• [Description of the task] Report back every line of the entries that contains "following", exactly as written.
(Material shown)
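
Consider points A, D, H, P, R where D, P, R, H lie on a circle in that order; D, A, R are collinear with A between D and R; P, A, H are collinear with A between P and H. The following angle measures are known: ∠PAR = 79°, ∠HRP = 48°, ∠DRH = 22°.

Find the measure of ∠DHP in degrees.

∠DHP = 26°

1. ∠HDP = 132°  [cyclic DPRH, opposite ∠D+∠R]
2. ∠DPH = 22°  [same arc DH]
3. ∠DHP = 26°  [△DPH]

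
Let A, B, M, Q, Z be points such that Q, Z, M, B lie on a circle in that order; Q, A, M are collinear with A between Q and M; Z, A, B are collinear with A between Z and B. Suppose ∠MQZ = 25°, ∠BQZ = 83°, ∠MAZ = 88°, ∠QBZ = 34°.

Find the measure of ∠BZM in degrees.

∠BZM = 58°

1. ∠MBZ = 25°  [same arc ZM]
2. ∠BMZ = 97°  [cyclic QZMB, opposite ∠Q+∠M]
3. ∠BZM = 58°  [△ZMB]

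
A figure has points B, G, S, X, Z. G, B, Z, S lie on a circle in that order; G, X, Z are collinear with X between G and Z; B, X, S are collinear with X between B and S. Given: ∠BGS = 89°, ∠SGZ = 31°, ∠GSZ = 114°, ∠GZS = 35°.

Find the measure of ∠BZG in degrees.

1. ∠GBS = 35°  [same arc GS]
2. ∠BSG = 56°  [△GBS]
3. ∠BZG = 56°  [same arc GB]

∠BZG = 56°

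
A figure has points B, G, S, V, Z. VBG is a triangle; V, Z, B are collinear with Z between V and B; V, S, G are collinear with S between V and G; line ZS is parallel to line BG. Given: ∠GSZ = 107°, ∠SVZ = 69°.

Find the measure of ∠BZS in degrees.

∠BZS = 142°

1. ∠VSZ = 73°  [linear pair at S on VG]
2. ∠SZV = 38°  [△VZS]
3. ∠BZS = 142°  [linear pair at Z on VB]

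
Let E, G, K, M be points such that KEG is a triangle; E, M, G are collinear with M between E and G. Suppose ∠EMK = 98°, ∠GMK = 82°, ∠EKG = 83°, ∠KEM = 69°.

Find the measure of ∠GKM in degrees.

∠GKM = 70°

1. ∠GEK = 69°  [M on ray EG]
2. ∠EGK = 28°  [△KEG]
3. ∠KGM = 28°  [M on ray GE]
4. ∠GKM = 70°  [△KMG]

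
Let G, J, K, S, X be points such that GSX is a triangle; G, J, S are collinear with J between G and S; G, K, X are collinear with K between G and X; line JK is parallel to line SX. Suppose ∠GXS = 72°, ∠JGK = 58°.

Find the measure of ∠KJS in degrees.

∠KJS = 130°

1. ∠GKJ = 72°  [JK∥SX, corresponding at K]
2. ∠GJK = 50°  [△GJK]
3. ∠KJS = 130°  [linear pair at J on GS]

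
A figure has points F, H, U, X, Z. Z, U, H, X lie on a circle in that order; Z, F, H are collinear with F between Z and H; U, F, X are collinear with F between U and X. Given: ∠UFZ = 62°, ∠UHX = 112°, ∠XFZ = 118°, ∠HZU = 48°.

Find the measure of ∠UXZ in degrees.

1. ∠XUZ = 70°  [△ZFU]
2. ∠UZX = 68°  [cyclic ZUHX, opposite ∠Z+∠H]
3. ∠UXZ = 42°  [△ZUX]

∠UXZ = 42°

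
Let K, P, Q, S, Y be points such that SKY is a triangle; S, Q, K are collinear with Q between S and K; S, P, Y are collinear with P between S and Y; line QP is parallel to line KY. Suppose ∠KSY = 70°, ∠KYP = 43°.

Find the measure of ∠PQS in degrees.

1. ∠KYS = 43°  [P on ray YS]
2. ∠SKY = 67°  [△SKY]
3. ∠PQS = 67°  [QP∥KY, corresponding at Q]

∠PQS = 67°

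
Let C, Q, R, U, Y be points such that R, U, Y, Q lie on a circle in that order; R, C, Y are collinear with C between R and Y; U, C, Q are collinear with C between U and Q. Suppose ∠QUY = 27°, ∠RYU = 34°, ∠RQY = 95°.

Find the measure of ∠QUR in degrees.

1. ∠QRY = 27°  [same arc YQ]
2. ∠QYR = 58°  [△RYQ]
3. ∠QUR = 58°  [same arc RQ]

∠QUR = 58°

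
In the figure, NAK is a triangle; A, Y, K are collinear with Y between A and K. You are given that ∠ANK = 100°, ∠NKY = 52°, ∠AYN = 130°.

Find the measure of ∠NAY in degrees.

1. ∠AKN = 52°  [Y on ray KA]
2. ∠KAN = 28°  [△NAK]
3. ∠NAY = 28°  [Y on ray AK]

∠NAY = 28°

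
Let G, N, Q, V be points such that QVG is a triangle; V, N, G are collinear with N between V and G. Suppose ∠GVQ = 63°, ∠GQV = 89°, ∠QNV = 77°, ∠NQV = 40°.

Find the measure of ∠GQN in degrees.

1. ∠QGV = 28°  [△QVG]
2. ∠GNQ = 103°  [linear pair at N on VG]
3. ∠NGQ = 28°  [N on ray GV]
4. ∠GQN = 49°  [△QNG]

∠GQN = 49°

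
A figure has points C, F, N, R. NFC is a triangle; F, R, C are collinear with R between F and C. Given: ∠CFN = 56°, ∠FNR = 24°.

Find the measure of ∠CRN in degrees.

1. ∠NFR = 56°  [R on ray FC]
2. ∠FRN = 100°  [△NFR]
3. ∠CRN = 80°  [linear pair at R on FC]

∠CRN = 80°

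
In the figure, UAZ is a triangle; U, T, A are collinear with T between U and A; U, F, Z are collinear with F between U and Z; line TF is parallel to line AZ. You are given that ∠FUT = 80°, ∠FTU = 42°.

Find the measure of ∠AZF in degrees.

1. ∠TFU = 58°  [△UTF]
2. ∠TFZ = 122°  [linear pair at F on UZ]
3. ∠AZF = 58°  [TF∥AZ, co-interior at Z–F]

∠AZF = 58°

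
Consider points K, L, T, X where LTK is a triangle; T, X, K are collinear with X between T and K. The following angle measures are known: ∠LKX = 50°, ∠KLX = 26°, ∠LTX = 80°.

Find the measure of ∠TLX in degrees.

1. ∠KXL = 104°  [△LXK]
2. ∠LXT = 76°  [linear pair at X on TK]
3. ∠TLX = 24°  [△LTX]

∠TLX = 24°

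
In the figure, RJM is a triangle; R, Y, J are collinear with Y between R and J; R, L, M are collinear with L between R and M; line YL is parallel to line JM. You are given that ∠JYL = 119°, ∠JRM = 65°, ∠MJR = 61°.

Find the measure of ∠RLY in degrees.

∠RLY = 54°

1. ∠LYR = 61°  [linear pair at Y on RJ]
2. ∠LRY = 65°  [Y on RJ, L on RM]
3. ∠RLY = 54°  [△RYL]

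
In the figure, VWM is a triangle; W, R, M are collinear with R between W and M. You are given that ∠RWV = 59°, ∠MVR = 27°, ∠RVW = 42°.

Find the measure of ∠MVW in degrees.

∠MVW = 69°

1. ∠VRW = 79°  [△VWR]
2. ∠MWV = 59°  [R on ray WM]
3. ∠MRV = 101°  [linear pair at R on WM]
4. ∠RMV = 52°  [△VRM]
5. ∠VMW = 52°  [R on ray MW]
6. ∠MVW = 69°  [△VWM]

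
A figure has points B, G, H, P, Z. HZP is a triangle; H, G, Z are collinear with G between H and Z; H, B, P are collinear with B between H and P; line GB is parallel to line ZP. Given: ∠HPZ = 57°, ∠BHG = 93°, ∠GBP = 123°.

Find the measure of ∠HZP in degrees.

∠HZP = 30°

1. ∠GBH = 57°  [GB∥ZP, corresponding at B]
2. ∠BGH = 30°  [△HGB]
3. ∠HZP = 30°  [GB∥ZP, corresponding at G]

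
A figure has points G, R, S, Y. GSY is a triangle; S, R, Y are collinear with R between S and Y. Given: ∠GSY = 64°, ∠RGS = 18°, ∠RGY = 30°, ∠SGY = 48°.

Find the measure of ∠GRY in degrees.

∠GRY = 82°

1. ∠GSR = 64°  [R on ray SY]
2. ∠GRS = 98°  [△GSR]
3. ∠GRY = 82°  [linear pair at R on SY]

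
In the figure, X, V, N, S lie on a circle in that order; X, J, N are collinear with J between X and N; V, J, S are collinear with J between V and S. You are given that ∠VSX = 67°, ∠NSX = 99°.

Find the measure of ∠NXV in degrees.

∠NXV = 32°

1. ∠VNX = 67°  [same arc XV]
2. ∠NVX = 81°  [cyclic XVNS, opposite ∠V+∠S]
3. ∠NXV = 32°  [△XVN]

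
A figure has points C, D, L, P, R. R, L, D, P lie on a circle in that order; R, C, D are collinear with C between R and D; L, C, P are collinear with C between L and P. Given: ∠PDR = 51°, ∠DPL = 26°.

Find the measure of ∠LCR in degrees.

∠LCR = 103°

1. ∠PLR = 51°  [same arc RP]
2. ∠DRL = 26°  [same arc LD]
3. ∠LCR = 103°  [△RCL]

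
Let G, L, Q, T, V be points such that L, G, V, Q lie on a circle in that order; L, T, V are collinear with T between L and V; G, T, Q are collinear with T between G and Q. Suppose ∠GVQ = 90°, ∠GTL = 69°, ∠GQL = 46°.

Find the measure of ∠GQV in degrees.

∠GQV = 67°

1. ∠GTV = 111°  [linear pair at T on LV]
2. ∠GVL = 46°  [same arc LG]
3. ∠QGV = 23°  [△GTV]
4. ∠GQV = 67°  [△GVQ]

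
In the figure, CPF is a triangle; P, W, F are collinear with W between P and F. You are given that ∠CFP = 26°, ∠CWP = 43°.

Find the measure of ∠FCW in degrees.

1. ∠CFW = 26°  [W on ray FP]
2. ∠CWF = 137°  [linear pair at W on PF]
3. ∠FCW = 17°  [△CWF]

∠FCW = 17°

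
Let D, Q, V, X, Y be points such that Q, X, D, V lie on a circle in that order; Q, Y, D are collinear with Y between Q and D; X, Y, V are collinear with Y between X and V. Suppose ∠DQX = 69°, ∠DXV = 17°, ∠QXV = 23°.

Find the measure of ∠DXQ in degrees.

∠DXQ = 40°

1. ∠DQV = 17°  [same arc DV]
2. ∠QDV = 23°  [same arc QV]
3. ∠DVQ = 140°  [△QDV]
4. ∠DXQ = 40°  [cyclic QXDV, opposite ∠X+∠V]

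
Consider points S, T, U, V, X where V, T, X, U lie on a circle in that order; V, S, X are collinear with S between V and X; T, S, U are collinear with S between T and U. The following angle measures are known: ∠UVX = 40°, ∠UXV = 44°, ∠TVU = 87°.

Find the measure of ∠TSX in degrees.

1. ∠UTX = 40°  [same arc XU]
2. ∠UTV = 44°  [same arc VU]
3. ∠TUV = 49°  [△VTU]
4. ∠TXV = 49°  [same arc VT]
5. ∠TSX = 91°  [△TSX]

∠TSX = 91°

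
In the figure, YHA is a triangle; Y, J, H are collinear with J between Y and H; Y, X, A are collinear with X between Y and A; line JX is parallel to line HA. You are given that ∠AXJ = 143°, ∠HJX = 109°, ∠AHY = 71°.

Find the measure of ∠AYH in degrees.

1. ∠JXY = 37°  [linear pair at X on YA]
2. ∠XJY = 71°  [linear pair at J on YH]
3. ∠JYX = 72°  [△YJX]
4. ∠AYH = 72°  [J on YH, X on YA]

∠AYH = 72°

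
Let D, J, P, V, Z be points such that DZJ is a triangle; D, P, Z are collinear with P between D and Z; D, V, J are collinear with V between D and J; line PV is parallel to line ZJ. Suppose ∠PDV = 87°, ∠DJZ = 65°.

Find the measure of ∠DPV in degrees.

∠DPV = 28°

1. ∠JDZ = 87°  [P on DZ, V on DJ]
2. ∠DZJ = 28°  [△DZJ]
3. ∠DPV = 28°  [PV∥ZJ, corresponding at P]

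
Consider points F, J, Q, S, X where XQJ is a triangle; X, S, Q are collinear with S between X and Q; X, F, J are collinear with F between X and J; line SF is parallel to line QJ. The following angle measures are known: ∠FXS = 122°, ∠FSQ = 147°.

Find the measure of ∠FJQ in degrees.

1. ∠FSX = 33°  [linear pair at S on XQ]
2. ∠SFX = 25°  [△XSF]
3. ∠JFS = 155°  [linear pair at F on XJ]
4. ∠FJQ = 25°  [SF∥QJ, co-interior at J–F]

∠FJQ = 25°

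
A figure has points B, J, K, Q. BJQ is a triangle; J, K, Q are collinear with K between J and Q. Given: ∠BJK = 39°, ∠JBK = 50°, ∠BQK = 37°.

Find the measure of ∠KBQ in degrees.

∠KBQ = 54°

1. ∠BKJ = 91°  [△BJK]
2. ∠BKQ = 89°  [linear pair at K on JQ]
3. ∠KBQ = 54°  [△BKQ]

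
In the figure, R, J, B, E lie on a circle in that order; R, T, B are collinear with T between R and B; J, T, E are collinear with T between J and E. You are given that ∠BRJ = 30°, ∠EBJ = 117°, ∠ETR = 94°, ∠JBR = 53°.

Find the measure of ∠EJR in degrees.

1. ∠ERJ = 63°  [cyclic RJBE, opposite ∠R+∠B]
2. ∠JER = 53°  [same arc RJ]
3. ∠EJR = 64°  [△RJE]

∠EJR = 64°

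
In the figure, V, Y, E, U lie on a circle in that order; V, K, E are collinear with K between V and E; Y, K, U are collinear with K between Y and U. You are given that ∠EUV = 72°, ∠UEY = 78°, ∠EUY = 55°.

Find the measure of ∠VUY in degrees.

∠VUY = 17°

1. ∠EYV = 108°  [cyclic VYEU, opposite ∠Y+∠U]
2. ∠EVY = 55°  [same arc YE]
3. ∠VEY = 17°  [△VYE]
4. ∠VUY = 17°  [same arc VY]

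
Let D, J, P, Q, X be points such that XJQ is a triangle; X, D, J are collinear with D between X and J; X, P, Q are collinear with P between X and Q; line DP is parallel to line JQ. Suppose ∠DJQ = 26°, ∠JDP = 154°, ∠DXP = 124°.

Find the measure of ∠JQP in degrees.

∠JQP = 30°

1. ∠QJX = 26°  [D on ray JX]
2. ∠JXQ = 124°  [D on XJ, P on XQ]
3. ∠JQX = 30°  [△XJQ]
4. ∠JQP = 30°  [P on ray QX]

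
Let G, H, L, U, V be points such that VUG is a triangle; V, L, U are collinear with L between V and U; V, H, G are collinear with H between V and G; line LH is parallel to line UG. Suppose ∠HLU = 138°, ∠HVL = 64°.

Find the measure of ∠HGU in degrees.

1. ∠HLV = 42°  [linear pair at L on VU]
2. ∠LHV = 74°  [△VLH]
3. ∠GHL = 106°  [linear pair at H on VG]
4. ∠HGU = 74°  [LH∥UG, co-interior at G–H]

∠HGU = 74°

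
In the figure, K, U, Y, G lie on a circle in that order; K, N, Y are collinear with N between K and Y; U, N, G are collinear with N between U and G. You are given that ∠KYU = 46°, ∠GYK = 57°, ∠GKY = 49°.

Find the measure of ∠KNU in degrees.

∠KNU = 95°

1. ∠GUY = 49°  [same arc YG]
2. ∠UNY = 85°  [△UNY]
3. ∠KNU = 95°  [linear pair at N on KY]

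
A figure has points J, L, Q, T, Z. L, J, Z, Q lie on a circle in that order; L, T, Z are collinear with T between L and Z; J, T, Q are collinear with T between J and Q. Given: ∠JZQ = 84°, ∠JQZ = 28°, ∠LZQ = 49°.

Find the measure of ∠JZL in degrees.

∠JZL = 35°

1. ∠JLQ = 96°  [cyclic LJZQ, opposite ∠L+∠Z]
2. ∠LJQ = 49°  [same arc LQ]
3. ∠JQL = 35°  [△LJQ]
4. ∠JZL = 35°  [same arc LJ]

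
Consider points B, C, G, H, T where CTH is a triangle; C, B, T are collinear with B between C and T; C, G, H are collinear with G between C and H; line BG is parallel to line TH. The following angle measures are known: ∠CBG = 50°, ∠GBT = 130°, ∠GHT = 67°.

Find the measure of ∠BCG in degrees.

∠BCG = 63°

1. ∠CTH = 50°  [BG∥TH, corresponding at B]
2. ∠CHT = 67°  [G on ray HC]
3. ∠HCT = 63°  [△CTH]
4. ∠BCG = 63°  [B on CT, G on CH]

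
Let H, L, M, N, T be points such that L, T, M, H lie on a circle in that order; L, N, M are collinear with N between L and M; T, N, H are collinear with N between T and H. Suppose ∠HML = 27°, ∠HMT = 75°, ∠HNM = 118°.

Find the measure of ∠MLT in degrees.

1. ∠HTL = 27°  [same arc LH]
2. ∠LNT = 118°  [vertical angles at N]
3. ∠MLT = 35°  [△LNT]

∠MLT = 35°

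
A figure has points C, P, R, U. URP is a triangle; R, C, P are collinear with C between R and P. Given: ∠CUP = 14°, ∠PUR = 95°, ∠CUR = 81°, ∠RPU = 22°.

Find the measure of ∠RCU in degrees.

∠RCU = 36°

1. ∠PRU = 63°  [△URP]
2. ∠CRU = 63°  [C on ray RP]
3. ∠RCU = 36°  [△URC]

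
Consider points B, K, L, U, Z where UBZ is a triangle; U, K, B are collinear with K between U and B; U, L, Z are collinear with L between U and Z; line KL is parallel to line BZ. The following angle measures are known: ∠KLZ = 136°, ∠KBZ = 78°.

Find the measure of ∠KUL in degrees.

1. ∠KLU = 44°  [linear pair at L on UZ]
2. ∠UBZ = 78°  [K on ray BU]
3. ∠BZU = 44°  [KL∥BZ, corresponding at L]
4. ∠BUZ = 58°  [△UBZ]
5. ∠KUL = 58°  [K on UB, L on UZ]

∠KUL = 58°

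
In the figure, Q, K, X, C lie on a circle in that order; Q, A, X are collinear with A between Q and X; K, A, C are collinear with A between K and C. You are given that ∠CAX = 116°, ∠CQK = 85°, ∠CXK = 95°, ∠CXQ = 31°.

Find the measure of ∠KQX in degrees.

1. ∠KAQ = 116°  [vertical angles at A]
2. ∠CKQ = 31°  [same arc QC]
3. ∠KQX = 33°  [△QAK]

∠KQX = 33°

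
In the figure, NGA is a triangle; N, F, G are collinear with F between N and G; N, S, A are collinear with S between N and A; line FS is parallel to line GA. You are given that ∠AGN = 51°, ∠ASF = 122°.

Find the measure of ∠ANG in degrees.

∠ANG = 71°

1. ∠NFS = 51°  [FS∥GA, corresponding at F]
2. ∠FSN = 58°  [linear pair at S on NA]
3. ∠FNS = 71°  [△NFS]
4. ∠ANG = 71°  [F on NG, S on NA]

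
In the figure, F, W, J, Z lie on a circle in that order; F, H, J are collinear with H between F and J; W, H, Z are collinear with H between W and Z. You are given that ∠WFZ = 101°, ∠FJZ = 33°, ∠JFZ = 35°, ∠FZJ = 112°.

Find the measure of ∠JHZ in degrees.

∠JHZ = 81°

1. ∠WJZ = 79°  [cyclic FWJZ, opposite ∠F+∠J]
2. ∠JWZ = 35°  [same arc JZ]
3. ∠JZW = 66°  [△WJZ]
4. ∠JHZ = 81°  [△JHZ]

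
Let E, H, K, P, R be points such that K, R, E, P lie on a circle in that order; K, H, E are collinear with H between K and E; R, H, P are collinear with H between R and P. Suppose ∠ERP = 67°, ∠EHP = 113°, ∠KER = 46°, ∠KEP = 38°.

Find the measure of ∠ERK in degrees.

∠ERK = 105°

1. ∠EKP = 67°  [same arc EP]
2. ∠EPK = 75°  [△KEP]
3. ∠ERK = 105°  [cyclic KREP, opposite ∠R+∠P]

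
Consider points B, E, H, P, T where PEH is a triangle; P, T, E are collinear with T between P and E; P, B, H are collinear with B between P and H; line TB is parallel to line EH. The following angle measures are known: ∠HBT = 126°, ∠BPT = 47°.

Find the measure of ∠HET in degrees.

∠HET = 79°

1. ∠PBT = 54°  [linear pair at B on PH]
2. ∠BTP = 79°  [△PTB]
3. ∠BTE = 101°  [linear pair at T on PE]
4. ∠HET = 79°  [TB∥EH, co-interior at E–T]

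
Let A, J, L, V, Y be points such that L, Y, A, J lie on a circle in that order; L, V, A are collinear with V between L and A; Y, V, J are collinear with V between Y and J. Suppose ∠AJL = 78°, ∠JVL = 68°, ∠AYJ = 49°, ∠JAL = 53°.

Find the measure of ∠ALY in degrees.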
(End Material shown)
• [Your response]
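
Consider points A, D, H, P, R where D, P, R, H lie on a circle in that order; D, A, R are collinear with A between D and R; P, A, H are collinear with A between P and H. The following angle measures are known: ∠PAR = 79°, ∠HRP = 48°, ∠DRH = 22°.
Consider points K, L, T, X where LTK is a triangle; T, X, K are collinear with X between T and K. The following angle measures are known: ∠LKX = 50°, ∠KLX = 26°, ∠LTX = 80°.
Consider points S, T, U, V, X where V, T, X, U lie on a circle in that order; V, S, X are collinear with S between V and X; T, S, U are collinear with S between T and U. The following angle measures are known: ∠UVX = 40°, ∠UXV = 44°, ∠TVU = 87°.
Consider points F, J, Q, S, X where XQJ is a triangle; X, S, Q are collinear with S between X and Q; X, F, J are collinear with F between X and J; line SF is parallel to line QJ. The following angle measures are known: ∠FXS = 122°, ∠FSQ = 147°.
Consider points B, C, G, H, T where CTH is a triangle; C, B, T are collinear with B between C and T; C, G, H are collinear with G between C and H; line BG is parallel to line TH. The following angle measures are known: ∠CBG = 50°, ∠GBT = 130°, ∠GHT = 67°.
Consider points B, K, L, U, Z where UBZ is a triangle; U, K, B are collinear with K between U and B; U, L, Z are collinear with L between U and Z; line KL is parallel to line BZ. The following angle measures are known: ∠KLZ = 136°, ∠KBZ = 78°.
Consider points B, E, H, P, T where PEH is a triangle; P, T, E are collinear with T between P and E; P, B, H are collinear with B between P and H; line TB is parallel to line EH. The following angle measures are known: ∠HBT = 126°, ∠BPT = 47°.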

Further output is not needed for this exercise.